- **EXERCISE**: Could you give the records below again exactly as they stand?

[Opening EXTRACTED DATA section]

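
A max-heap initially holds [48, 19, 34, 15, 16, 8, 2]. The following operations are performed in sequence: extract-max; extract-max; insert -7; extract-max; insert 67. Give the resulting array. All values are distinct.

[67, 15, 16, -7, 2, 8]

extract-max → returns 48:
  remove root 48; move last element 2 to root → [2, 19, 34, 15, 16, 8]
  2 vs larger child 34 at index 2, swap → [34, 19, 2, 15, 16, 8]
  2 vs only child 8 at index 5, swap → [34, 19, 8, 15, 16, 2]
extract-max → returns 34:
  remove root 34; move last element 2 to root → [2, 19, 8, 15, 16]
  2 vs larger child 19 at index 1, swap → [19, 2, 8, 15, 16]
  2 vs larger child 16 at index 4, swap → [19, 16, 8, 15, 2]
insert -7:
  append -7 at index 5 → [19, 16, 8, 15, 2, -7] (no swap needed)
extract-max → returns 19:
  remove root 19; move last element -7 to root → [-7, 16, 8, 15, 2]
  -7 vs larger child 16 at index 1, swap → [16, -7, 8, 15, 2]
  -7 vs larger child 15 at index 3, swap → [16, 15, 8, -7, 2]
insert 67:
  append 67 at index 5 → [16, 15, 8, -7, 2, 67]
  67 > parent 8 at index 2, swap → [16, 15, 67, -7, 2, 8]
  67 > parent 16 at index 0, swap → [67, 15, 16, -7, 2, 8]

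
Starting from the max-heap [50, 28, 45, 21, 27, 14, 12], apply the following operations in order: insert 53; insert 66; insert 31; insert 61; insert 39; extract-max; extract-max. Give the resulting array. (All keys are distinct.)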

[Closing EXTRACTED DATA section]

- **REPLY**:
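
A max-heap initially holds [48, 19, 34, 15, 16, 8, 2]. The following operations are performed in sequence: extract-max; extract-max; insert -7; extract-max; insert 67. Give the resulting array. All values are distinct.

[67, 15, 16, -7, 2, 8]

extract-max → returns 48:
  remove root 48; move last element 2 to root → [2, 19, 34, 15, 16, 8]
  2 vs larger child 34 at index 2, swap → [34, 19, 2, 15, 16, 8]
  2 vs only child 8 at index 5, swap → [34, 19, 8, 15, 16, 2]
extract-max → returns 34:
  remove root 34; move last element 2 to root → [2, 19, 8, 15, 16]
  2 vs larger child 19 at index 1, swap → [19, 2, 8, 15, 16]
  2 vs larger child 16 at index 4, swap → [19, 16, 8, 15, 2]
insert -7:
  append -7 at index 5 → [19, 16, 8, 15, 2, -7] (no swap needed)
extract-max → returns 19:
  remove root 19; move last element -7 to root → [-7, 16, 8, 15, 2]
  -7 vs larger child 16 at index 1, swap → [16, -7, 8, 15, 2]
  -7 vs larger child 15 at index 3, swap → [16, 15, 8, -7, 2]
insert 67:
  append 67 at index 5 → [16, 15, 8, -7, 2, 67]
  67 > parent 8 at index 2, swap → [16, 15, 67, -7, 2, 8]
  67 > parent 16 at index 0, swap → [67, 15, 16, -7, 2, 8]

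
Starting from the max-heap [50, 28, 45, 21, 27, 14, 12], apply the following operations in order: insert 53; insert 66; insert 31; insert 61; insert 39; extract-max; extract-max. Give the resulting array. (All keys are distinct.)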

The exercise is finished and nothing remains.